Locate all lines in the data below that hold "plank" and show them.

[Start of section]

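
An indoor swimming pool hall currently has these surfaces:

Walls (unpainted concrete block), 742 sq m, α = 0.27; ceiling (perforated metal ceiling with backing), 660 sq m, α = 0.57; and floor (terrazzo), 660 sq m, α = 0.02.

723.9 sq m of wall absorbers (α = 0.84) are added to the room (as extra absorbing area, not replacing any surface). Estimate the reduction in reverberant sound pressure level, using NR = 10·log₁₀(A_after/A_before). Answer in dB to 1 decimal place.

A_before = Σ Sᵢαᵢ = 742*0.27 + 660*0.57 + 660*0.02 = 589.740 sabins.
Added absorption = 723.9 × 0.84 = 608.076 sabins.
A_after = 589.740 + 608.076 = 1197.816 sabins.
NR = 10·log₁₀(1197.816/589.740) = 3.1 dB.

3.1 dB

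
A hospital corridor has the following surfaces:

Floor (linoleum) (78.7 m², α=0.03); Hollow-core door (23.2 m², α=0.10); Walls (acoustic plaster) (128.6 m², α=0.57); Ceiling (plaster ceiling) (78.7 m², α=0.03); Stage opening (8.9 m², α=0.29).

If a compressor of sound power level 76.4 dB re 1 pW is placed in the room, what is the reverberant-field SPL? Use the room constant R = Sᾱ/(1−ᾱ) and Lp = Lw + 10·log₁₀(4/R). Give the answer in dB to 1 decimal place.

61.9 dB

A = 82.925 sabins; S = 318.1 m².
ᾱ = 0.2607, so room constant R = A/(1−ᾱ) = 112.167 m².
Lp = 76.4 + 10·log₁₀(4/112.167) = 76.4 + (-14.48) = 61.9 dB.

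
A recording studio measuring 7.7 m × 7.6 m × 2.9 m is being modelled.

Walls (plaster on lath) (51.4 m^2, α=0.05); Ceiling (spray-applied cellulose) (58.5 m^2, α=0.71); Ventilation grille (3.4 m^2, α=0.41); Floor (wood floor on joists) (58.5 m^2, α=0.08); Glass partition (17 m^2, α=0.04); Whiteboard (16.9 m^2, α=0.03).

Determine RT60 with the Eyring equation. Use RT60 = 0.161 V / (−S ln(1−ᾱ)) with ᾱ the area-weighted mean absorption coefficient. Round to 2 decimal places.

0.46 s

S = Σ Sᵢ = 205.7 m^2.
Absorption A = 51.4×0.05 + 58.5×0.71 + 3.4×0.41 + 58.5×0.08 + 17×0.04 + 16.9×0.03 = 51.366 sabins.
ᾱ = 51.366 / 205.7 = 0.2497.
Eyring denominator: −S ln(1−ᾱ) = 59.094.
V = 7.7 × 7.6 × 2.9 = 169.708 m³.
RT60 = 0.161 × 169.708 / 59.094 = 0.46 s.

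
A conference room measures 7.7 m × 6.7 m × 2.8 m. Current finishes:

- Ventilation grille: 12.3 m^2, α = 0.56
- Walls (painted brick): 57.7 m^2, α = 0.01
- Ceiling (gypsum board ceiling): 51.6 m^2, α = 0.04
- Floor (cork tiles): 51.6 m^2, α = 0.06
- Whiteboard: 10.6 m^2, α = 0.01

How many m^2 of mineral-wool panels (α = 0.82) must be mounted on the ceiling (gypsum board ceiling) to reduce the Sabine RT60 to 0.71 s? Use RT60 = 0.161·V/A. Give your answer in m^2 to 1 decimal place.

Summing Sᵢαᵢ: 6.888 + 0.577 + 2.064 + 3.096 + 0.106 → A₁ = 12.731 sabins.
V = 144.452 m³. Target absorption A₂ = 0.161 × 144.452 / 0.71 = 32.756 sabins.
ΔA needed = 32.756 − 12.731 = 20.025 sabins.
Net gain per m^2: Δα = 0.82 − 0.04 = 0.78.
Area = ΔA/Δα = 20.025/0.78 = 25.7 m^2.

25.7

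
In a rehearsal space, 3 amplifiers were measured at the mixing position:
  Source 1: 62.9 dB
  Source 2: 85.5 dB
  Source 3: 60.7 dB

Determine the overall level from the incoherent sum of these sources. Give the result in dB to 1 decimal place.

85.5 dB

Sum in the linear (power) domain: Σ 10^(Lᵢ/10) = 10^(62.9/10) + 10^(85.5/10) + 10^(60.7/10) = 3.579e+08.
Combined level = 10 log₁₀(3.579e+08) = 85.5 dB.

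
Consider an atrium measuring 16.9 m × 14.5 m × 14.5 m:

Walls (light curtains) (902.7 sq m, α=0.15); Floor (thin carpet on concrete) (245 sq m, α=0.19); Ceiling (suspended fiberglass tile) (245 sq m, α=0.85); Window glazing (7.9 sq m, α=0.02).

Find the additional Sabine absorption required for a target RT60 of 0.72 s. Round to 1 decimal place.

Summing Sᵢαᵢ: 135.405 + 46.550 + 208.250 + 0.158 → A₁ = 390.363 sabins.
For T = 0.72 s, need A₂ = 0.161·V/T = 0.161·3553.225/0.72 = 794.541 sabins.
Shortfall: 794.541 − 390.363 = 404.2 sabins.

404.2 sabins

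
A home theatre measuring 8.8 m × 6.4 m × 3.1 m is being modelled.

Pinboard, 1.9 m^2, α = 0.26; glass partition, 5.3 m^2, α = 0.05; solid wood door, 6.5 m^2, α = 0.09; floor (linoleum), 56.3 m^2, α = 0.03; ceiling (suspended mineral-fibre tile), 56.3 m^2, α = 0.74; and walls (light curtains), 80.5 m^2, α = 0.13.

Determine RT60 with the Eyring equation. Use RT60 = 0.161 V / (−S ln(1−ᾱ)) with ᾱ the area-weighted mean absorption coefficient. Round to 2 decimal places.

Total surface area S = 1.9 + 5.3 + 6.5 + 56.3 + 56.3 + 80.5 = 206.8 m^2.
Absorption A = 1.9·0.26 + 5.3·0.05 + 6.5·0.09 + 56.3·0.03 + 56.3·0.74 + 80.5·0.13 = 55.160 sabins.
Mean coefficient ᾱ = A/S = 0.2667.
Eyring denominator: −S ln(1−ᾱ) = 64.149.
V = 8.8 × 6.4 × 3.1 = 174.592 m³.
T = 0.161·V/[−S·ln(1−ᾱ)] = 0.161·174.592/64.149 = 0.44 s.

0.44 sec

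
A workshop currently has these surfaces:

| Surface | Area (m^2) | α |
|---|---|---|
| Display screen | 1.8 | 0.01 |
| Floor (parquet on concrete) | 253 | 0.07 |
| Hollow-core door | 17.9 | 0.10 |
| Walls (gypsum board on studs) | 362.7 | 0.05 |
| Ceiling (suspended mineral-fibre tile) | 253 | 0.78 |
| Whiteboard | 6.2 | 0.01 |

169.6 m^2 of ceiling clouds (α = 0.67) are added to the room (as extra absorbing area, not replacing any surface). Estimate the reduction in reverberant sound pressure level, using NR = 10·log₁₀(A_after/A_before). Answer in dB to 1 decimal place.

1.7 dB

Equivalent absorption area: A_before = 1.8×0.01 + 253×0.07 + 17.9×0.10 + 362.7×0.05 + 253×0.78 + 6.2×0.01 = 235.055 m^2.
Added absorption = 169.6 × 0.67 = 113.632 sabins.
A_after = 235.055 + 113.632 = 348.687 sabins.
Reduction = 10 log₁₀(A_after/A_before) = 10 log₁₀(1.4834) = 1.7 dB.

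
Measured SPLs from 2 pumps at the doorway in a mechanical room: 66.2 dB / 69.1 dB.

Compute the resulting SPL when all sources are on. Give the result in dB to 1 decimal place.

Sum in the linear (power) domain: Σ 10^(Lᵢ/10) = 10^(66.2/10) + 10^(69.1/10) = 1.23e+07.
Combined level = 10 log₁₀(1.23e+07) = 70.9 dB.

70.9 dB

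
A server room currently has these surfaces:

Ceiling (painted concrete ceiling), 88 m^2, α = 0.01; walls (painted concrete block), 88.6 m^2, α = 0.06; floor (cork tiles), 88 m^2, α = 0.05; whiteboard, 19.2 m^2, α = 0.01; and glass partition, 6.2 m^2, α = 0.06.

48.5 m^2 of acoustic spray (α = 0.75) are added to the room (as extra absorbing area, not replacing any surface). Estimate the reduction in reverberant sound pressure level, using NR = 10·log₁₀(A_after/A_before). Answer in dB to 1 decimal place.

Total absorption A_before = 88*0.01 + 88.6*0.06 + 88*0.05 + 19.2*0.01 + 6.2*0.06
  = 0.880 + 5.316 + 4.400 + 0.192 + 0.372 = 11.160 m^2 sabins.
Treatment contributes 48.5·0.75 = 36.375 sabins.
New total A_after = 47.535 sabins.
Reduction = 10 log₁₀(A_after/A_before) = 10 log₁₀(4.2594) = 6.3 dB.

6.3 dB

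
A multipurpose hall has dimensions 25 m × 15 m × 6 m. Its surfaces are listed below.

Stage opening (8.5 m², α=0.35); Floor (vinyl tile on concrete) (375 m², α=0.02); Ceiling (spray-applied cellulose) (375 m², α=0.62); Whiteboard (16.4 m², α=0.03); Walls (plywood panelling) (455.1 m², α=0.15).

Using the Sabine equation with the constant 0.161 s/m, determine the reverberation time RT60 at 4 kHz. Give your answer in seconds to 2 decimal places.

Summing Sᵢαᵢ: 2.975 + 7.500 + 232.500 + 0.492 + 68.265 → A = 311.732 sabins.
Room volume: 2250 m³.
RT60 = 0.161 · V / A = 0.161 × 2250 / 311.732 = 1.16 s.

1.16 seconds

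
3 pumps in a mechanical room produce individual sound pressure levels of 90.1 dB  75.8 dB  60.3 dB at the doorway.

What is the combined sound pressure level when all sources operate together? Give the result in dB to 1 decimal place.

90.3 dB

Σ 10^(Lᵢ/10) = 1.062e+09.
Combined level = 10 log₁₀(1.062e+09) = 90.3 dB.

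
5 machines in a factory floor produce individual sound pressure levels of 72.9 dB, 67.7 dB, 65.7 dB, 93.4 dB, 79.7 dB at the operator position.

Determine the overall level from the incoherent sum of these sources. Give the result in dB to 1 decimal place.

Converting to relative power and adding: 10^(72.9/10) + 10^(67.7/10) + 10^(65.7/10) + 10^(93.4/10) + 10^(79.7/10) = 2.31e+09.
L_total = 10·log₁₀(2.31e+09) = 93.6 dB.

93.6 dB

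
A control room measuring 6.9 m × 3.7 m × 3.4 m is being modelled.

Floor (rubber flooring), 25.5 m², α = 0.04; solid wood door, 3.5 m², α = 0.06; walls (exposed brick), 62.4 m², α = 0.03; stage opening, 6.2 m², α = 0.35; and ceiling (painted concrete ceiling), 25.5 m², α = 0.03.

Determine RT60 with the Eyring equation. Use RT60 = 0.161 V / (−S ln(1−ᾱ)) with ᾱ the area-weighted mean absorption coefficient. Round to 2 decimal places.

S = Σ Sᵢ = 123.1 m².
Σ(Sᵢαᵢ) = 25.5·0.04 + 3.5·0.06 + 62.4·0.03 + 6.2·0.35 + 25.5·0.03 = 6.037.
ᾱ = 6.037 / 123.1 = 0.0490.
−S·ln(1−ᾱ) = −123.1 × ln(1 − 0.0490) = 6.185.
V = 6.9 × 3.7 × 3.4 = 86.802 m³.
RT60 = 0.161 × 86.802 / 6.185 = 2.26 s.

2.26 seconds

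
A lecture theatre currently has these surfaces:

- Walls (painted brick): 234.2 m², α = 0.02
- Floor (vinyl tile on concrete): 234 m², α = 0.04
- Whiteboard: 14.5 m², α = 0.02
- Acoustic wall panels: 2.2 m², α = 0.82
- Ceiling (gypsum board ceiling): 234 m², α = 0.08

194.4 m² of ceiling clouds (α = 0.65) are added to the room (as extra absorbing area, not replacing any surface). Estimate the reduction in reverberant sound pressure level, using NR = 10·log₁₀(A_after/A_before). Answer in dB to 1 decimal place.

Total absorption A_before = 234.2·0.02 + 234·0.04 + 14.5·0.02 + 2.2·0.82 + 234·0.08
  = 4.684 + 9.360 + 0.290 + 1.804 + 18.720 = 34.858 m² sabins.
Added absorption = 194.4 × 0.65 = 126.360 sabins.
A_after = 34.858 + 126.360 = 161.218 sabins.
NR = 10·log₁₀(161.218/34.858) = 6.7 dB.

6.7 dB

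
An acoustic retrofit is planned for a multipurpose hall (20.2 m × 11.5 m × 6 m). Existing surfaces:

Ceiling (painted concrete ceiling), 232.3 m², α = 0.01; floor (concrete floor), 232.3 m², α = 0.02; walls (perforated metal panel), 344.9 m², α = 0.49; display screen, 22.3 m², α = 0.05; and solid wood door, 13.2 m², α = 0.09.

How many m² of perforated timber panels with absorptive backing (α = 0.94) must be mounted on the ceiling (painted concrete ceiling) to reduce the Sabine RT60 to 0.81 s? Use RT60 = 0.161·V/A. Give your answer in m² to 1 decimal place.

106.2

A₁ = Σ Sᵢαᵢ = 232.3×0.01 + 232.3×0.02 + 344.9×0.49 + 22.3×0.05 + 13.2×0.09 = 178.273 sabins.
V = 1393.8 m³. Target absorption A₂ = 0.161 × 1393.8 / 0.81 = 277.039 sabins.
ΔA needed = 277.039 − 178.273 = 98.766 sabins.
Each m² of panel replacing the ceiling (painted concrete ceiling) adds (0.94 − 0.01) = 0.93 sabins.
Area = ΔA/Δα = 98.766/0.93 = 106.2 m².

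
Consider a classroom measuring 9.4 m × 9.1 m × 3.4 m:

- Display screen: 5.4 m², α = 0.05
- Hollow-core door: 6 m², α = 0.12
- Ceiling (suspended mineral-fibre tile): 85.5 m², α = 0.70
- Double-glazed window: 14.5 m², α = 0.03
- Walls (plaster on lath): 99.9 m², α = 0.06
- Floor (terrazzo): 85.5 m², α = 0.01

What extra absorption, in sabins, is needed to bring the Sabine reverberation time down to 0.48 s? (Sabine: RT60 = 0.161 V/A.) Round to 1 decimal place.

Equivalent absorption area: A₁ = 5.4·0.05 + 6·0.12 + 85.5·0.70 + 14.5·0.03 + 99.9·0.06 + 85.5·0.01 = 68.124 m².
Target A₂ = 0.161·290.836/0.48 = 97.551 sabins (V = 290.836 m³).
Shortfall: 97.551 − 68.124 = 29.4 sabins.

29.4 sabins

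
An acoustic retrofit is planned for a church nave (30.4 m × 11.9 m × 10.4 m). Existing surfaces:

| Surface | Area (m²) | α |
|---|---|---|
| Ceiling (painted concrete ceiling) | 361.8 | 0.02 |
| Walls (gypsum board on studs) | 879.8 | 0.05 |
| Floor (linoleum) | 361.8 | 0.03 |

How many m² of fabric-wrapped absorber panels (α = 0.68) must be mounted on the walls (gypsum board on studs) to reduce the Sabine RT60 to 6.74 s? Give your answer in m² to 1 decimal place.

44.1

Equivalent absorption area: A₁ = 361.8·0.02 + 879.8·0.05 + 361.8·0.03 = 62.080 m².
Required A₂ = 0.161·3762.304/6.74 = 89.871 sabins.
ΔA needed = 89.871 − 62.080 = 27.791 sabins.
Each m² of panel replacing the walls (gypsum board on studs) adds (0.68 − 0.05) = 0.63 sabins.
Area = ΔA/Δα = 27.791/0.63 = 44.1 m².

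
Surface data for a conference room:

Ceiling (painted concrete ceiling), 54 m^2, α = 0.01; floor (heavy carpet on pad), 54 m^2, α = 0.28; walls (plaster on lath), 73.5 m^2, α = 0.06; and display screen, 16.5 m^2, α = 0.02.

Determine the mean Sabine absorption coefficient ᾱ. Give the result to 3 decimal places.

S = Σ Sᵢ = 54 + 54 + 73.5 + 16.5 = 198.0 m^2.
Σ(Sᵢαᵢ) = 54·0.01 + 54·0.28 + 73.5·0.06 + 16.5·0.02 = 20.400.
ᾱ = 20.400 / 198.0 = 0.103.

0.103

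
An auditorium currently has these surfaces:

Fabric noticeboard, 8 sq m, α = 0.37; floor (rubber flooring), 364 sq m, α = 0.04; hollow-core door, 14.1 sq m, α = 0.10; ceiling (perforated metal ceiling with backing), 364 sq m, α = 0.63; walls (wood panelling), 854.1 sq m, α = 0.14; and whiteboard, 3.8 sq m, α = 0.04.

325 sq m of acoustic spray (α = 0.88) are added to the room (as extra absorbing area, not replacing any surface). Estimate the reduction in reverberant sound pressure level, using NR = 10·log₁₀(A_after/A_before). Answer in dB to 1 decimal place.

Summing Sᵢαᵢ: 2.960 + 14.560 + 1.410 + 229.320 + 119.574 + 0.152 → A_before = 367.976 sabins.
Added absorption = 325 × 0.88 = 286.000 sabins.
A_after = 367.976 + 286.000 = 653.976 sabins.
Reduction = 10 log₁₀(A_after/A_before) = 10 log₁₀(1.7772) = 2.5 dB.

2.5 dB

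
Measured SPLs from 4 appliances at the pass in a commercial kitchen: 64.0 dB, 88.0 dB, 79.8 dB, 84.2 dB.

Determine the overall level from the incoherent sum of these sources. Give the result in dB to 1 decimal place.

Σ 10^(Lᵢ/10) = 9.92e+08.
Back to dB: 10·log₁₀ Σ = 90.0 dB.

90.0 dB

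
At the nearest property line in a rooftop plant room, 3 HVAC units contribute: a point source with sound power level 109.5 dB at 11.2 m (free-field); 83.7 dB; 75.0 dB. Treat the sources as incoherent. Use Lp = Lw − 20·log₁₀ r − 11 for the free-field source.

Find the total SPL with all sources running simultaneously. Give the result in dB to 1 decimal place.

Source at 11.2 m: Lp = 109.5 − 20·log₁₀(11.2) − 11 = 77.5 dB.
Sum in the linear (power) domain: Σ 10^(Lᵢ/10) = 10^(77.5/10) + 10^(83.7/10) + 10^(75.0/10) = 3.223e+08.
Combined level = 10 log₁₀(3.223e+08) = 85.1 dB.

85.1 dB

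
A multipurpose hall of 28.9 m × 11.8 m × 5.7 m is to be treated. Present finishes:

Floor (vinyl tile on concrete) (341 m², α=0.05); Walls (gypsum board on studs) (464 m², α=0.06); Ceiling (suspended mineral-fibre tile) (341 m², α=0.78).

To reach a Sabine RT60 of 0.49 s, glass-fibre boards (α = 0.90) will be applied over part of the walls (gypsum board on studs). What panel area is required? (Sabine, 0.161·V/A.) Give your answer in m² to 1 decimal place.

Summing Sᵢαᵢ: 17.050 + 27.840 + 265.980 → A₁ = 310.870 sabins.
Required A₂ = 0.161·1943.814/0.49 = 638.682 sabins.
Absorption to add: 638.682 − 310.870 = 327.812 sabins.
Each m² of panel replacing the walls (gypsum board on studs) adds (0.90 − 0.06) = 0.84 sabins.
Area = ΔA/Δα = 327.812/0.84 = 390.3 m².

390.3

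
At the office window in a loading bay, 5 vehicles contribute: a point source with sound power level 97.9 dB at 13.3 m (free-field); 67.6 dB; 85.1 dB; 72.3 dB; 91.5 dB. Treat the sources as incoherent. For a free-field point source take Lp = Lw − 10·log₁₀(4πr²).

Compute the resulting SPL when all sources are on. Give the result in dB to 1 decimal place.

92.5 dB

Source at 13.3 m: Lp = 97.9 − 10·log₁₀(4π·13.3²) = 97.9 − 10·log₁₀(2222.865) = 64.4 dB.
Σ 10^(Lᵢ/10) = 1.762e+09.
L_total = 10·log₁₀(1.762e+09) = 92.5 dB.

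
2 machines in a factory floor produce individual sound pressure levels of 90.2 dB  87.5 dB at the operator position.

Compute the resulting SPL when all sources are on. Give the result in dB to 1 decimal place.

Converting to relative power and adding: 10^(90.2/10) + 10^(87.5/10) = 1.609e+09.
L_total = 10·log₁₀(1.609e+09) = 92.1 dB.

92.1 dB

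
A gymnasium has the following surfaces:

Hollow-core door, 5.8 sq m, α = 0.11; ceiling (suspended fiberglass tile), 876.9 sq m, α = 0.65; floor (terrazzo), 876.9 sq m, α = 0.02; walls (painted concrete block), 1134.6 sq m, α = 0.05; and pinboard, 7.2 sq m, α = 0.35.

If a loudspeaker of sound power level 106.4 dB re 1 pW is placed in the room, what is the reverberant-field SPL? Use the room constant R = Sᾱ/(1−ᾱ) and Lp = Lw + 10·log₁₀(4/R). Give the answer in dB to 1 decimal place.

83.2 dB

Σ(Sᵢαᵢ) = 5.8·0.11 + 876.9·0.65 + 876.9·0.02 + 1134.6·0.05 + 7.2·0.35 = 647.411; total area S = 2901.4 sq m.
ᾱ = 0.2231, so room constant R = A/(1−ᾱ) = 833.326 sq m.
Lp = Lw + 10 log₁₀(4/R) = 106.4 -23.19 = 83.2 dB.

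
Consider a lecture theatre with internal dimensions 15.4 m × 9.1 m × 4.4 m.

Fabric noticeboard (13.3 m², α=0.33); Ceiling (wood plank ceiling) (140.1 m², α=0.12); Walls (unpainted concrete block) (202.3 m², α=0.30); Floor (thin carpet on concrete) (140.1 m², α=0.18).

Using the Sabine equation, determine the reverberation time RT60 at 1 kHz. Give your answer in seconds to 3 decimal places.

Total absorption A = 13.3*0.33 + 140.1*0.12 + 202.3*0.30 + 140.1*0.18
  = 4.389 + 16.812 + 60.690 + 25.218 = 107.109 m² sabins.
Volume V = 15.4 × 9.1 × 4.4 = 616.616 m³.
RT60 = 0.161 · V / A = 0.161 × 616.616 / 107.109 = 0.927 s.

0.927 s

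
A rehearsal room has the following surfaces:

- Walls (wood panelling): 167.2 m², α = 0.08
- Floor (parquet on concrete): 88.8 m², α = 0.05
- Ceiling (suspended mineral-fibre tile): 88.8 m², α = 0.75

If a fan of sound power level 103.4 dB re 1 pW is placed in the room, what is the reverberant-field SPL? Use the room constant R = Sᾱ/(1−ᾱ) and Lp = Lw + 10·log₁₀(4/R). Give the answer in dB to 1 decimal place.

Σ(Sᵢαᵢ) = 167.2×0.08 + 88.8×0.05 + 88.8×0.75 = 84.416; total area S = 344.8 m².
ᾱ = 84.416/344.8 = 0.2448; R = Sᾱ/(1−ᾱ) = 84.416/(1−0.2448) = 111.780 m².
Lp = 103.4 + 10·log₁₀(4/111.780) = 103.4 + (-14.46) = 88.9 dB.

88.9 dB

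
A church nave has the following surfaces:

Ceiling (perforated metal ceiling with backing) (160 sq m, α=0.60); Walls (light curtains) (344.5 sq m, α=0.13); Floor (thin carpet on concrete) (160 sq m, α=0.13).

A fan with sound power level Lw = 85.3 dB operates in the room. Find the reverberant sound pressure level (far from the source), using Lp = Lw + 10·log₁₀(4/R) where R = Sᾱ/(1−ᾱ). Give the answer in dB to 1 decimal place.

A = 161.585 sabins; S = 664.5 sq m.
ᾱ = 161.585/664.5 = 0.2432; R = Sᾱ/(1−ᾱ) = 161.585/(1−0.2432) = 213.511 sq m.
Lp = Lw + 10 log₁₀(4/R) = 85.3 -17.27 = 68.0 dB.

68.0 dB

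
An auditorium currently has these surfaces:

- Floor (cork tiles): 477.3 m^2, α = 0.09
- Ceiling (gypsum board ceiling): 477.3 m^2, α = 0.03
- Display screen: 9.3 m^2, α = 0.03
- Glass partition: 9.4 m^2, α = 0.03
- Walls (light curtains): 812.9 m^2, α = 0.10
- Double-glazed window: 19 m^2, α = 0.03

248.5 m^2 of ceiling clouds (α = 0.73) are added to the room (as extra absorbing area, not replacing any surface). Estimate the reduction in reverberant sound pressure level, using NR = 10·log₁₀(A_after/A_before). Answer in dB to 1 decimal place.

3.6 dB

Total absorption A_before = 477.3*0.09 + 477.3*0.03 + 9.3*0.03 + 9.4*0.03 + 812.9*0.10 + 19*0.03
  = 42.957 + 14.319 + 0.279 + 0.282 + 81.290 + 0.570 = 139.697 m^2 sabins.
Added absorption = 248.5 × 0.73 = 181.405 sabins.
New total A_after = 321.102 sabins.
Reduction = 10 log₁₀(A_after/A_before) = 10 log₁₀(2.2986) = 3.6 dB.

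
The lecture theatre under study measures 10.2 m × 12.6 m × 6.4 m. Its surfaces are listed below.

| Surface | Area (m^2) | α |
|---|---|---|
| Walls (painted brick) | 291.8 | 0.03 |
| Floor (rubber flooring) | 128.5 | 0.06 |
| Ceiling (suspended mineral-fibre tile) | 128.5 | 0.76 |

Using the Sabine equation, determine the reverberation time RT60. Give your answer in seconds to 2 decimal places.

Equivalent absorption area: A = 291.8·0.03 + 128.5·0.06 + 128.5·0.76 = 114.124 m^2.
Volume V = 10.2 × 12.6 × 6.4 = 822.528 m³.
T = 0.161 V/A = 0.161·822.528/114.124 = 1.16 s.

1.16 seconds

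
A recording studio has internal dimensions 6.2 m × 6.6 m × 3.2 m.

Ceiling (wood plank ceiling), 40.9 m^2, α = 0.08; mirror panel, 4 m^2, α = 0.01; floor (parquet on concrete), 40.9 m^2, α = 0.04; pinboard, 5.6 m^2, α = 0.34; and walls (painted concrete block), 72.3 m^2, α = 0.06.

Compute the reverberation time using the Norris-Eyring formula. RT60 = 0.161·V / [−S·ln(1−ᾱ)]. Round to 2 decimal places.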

[End of section]

Output for this task
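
Fabric noticeboard (13.3 m², α=0.33); Ceiling (wood plank ceiling) (140.1 m², α=0.12); Walls (unpainted concrete block) (202.3 m², α=0.30); Floor (thin carpet on concrete) (140.1 m², α=0.18).
Ceiling (wood plank ceiling), 40.9 m^2, α = 0.08; mirror panel, 4 m^2, α = 0.01; floor (parquet on concrete), 40.9 m^2, α = 0.04; pinboard, 5.6 m^2, α = 0.34; and walls (painted concrete block), 72.3 m^2, α = 0.06.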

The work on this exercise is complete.